--- Data to use ---
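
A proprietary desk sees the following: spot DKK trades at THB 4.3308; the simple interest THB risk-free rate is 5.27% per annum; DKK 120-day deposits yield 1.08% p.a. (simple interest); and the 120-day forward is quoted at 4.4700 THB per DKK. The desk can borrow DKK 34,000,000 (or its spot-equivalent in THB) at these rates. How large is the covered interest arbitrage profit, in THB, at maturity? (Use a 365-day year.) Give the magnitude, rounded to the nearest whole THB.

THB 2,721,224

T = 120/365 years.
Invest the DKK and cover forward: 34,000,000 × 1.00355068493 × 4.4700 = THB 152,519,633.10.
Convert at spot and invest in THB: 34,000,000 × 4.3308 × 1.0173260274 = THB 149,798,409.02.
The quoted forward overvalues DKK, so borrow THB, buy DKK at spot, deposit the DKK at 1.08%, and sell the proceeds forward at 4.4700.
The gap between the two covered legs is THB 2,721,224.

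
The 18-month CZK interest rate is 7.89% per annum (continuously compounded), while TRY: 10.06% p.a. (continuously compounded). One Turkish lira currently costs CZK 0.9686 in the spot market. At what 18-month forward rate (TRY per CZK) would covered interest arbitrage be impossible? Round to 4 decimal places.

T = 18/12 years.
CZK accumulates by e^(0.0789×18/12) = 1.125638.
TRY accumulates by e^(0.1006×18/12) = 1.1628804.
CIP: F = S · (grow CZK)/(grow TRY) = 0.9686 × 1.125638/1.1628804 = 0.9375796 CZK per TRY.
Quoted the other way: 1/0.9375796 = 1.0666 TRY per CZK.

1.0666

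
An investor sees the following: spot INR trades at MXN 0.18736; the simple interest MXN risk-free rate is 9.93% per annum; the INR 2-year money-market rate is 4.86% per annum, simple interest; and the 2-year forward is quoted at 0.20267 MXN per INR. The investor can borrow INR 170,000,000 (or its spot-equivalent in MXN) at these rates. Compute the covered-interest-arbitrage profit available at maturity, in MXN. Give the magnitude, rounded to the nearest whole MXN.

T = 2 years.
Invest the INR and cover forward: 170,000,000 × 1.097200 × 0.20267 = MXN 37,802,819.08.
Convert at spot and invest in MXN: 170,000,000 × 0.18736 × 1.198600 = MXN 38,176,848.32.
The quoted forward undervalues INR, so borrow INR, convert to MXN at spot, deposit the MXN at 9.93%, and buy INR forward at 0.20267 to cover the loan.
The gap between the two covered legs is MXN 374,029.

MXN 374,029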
---
--- Data to use ---
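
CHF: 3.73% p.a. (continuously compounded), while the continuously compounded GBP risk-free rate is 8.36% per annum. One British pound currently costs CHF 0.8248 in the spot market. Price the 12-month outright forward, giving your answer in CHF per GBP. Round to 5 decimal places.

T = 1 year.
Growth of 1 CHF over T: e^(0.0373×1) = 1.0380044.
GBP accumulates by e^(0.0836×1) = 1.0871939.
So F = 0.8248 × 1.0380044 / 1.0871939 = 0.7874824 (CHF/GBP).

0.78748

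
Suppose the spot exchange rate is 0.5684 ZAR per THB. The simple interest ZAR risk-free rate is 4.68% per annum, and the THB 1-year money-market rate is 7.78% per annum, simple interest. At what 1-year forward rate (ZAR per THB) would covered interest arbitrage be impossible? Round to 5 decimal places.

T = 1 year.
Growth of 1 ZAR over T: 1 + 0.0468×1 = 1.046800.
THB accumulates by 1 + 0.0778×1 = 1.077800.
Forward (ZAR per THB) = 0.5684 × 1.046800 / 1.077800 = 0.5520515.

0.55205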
---
--- Data to use ---
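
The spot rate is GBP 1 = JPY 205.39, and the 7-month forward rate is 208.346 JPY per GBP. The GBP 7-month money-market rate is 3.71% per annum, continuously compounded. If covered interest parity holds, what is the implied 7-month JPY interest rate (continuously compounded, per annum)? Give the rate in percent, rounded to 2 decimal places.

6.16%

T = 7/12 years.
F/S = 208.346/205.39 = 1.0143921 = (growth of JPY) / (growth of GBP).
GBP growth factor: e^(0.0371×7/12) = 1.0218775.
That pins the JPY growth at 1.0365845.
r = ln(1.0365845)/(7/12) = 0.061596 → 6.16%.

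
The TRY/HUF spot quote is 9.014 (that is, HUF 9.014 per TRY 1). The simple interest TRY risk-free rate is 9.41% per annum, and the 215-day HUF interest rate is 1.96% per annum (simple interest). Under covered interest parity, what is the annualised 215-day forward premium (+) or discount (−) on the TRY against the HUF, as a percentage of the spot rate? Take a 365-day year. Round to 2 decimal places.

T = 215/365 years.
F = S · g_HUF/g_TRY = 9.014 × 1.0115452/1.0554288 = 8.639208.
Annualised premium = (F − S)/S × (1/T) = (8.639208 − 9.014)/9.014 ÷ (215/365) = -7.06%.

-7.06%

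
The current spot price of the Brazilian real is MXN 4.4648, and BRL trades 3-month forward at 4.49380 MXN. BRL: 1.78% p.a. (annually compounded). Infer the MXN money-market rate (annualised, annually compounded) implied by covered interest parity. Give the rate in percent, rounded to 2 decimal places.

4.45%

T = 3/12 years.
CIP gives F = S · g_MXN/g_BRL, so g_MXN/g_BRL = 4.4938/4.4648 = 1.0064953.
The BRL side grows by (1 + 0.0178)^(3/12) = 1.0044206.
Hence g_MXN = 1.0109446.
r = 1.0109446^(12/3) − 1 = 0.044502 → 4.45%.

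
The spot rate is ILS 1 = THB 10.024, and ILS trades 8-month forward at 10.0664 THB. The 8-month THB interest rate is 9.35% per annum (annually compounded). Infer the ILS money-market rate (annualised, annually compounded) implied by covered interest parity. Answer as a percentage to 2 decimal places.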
---
Please, from the material above, copy only the lines from the line with "The current spot" up to and including the line with "The spot rate is ILS", exactly as written.

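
The current spot price of the Brazilian real is MXN 4.4648, and BRL trades 3-month forward at 4.49380 MXN. BRL: 1.78% p.a. (annually compounded). Infer the MXN money-market rate (annualised, annually compounded) implied by covered interest parity. Give the rate in percent, rounded to 2 decimal places.

4.45%

T = 3/12 years.
CIP gives F = S · g_MXN/g_BRL, so g_MXN/g_BRL = 4.4938/4.4648 = 1.0064953.
The BRL side grows by (1 + 0.0178)^(3/12) = 1.0044206.
Hence g_MXN = 1.0109446.
r = 1.0109446^(12/3) − 1 = 0.044502 → 4.45%.

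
The spot rate is ILS 1 = THB 10.024, and ILS trades 8-month forward at 10.0664 THB. The 8-month THB interest rate is 9.35% per annum (annually compounded). Infer the ILS money-market rate (annualised, annually compounded) implied by covered interest parity. Answer as a percentage to 2 decimal places.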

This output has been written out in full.